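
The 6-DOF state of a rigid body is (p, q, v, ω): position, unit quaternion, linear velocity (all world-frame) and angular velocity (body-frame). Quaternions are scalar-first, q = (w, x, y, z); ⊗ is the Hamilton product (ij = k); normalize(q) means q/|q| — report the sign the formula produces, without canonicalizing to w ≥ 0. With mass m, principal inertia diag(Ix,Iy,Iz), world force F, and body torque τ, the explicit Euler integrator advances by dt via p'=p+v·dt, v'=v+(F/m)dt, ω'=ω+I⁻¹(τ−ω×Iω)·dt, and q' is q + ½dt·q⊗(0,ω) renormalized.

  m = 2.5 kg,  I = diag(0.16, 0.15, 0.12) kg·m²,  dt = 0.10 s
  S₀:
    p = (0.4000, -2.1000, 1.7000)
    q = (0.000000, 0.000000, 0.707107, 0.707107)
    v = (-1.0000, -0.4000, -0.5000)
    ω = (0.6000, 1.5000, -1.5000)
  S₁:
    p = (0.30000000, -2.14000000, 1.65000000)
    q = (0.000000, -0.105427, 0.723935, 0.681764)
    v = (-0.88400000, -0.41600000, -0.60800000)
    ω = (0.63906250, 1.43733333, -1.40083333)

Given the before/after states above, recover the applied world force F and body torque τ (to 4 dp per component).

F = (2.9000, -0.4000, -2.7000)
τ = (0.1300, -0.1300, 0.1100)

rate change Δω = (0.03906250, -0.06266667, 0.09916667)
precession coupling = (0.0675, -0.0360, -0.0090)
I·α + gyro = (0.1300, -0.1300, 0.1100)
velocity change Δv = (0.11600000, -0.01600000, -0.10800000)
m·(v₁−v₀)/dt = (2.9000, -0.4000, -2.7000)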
○ ○ ○ ○ ○ ○ ○
Your answer should consist of each line of the data above in which the word "diag" occurs.

◆ **Solved exercise**
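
The 6-DOF state of a rigid body is (p, q, v, ω): position, unit quaternion, linear velocity (all world-frame) and angular velocity (body-frame). Quaternions are scalar-first, q = (w, x, y, z); ⊗ is the Hamilton product (ij = k); normalize(q) means q/|q| — report the sign the formula produces, without canonicalizing to w ≥ 0. With mass m, principal inertia diag(Ix,Iy,Iz), world force F, and body torque τ, the explicit Euler integrator advances by dt via p'=p+v·dt, v'=v+(F/m)dt, ω'=ω+I⁻¹(τ−ω×Iω)·dt, and q' is q + ½dt·q⊗(0,ω) renormalized.
  m = 2.5 kg,  I = diag(0.16, 0.15, 0.12) kg·m²,  dt = 0.10 s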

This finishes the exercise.